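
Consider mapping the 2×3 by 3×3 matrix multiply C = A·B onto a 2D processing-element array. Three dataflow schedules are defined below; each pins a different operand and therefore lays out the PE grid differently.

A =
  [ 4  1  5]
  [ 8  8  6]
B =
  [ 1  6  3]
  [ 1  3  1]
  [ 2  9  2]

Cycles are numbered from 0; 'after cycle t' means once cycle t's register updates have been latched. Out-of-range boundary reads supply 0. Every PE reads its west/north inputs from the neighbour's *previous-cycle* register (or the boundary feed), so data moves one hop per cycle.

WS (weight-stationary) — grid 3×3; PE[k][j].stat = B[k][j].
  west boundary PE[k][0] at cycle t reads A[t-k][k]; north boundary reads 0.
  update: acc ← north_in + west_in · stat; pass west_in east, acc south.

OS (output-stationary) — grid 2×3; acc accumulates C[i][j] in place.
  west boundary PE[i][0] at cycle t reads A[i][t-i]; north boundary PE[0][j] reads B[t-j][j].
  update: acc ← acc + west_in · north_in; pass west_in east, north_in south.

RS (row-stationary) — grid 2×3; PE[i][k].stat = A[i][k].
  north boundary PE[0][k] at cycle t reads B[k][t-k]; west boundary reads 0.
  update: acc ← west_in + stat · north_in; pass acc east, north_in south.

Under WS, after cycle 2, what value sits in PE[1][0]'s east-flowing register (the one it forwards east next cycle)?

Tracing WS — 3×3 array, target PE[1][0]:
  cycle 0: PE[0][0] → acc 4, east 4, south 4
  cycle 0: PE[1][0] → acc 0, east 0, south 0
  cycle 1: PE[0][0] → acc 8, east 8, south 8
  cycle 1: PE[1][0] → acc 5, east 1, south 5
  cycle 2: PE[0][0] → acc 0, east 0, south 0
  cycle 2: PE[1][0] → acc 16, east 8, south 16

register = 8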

= = = =

§ **WORK ITEM**:
As the answer, set down only the lines from the data above between the one holding "west boundary PE[i][0]" and the one holding "update: acc ← west_in", inclusive, exactly as they read.

§ **WRITTEN REPLY**:
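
  west boundary PE[i][0] at cycle t reads A[i][t-i]; north boundary PE[0][j] reads B[t-j][j].
  update: acc ← acc + west_in · north_in; pass west_in east, north_in south.

RS (row-stationary) — grid 2×3; PE[i][k].stat = A[i][k].
  north boundary PE[0][k] at cycle t reads B[k][t-k]; west boundary reads 0.
  update: acc ← west_in + stat · north_in; pass acc east, north_in south.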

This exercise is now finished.